↓

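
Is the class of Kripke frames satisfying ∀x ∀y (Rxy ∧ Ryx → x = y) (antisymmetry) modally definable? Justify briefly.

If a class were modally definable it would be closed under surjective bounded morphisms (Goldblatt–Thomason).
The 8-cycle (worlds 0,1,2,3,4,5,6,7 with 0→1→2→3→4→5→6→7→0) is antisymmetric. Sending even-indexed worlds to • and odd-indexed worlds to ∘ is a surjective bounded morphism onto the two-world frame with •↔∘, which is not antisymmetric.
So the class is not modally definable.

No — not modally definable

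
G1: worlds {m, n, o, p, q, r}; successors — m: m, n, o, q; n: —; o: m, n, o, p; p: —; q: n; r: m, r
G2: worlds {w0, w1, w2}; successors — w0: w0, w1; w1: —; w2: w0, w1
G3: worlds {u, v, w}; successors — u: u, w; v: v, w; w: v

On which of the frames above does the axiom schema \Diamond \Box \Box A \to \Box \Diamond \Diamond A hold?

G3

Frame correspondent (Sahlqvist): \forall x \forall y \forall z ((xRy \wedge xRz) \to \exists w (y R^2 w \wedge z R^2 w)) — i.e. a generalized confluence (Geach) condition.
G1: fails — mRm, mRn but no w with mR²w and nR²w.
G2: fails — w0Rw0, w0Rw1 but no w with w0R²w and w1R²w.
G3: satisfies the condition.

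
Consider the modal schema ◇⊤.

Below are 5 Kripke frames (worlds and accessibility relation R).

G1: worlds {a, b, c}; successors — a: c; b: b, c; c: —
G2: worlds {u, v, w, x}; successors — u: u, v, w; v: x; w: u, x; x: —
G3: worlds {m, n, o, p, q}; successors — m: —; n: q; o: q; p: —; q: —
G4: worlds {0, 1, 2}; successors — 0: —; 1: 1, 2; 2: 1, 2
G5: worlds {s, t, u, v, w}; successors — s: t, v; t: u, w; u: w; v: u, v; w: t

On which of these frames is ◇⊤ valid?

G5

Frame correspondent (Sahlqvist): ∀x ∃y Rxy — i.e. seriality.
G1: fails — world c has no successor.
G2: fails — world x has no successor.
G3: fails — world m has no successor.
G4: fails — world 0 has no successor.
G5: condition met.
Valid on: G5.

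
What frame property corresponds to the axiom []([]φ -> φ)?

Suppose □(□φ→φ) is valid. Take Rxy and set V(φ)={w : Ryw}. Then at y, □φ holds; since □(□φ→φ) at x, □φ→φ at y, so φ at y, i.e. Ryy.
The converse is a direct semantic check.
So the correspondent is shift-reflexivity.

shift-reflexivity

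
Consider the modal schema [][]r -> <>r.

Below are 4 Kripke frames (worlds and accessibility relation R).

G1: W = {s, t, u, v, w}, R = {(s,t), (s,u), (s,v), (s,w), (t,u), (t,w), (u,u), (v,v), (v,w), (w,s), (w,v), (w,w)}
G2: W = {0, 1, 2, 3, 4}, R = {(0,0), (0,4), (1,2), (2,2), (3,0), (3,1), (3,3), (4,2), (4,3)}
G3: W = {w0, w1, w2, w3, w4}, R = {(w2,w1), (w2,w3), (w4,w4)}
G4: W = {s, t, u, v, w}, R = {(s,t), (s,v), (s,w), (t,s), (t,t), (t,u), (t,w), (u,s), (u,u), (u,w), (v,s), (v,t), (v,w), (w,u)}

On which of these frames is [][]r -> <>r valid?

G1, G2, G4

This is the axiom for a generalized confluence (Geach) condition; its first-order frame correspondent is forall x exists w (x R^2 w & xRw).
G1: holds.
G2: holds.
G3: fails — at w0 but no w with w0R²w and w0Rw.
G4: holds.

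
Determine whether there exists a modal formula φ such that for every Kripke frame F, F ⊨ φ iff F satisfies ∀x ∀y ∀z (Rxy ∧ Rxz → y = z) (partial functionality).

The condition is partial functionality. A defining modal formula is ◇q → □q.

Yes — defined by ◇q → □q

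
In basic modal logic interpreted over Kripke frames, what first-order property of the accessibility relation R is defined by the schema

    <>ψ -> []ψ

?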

↑

» **To do**
If a line in the data contains the string "Consider", copy it.

» **Solution below**
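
Consider the modal schema ◇⊤.
Consider the modal schema [][]r -> <>r.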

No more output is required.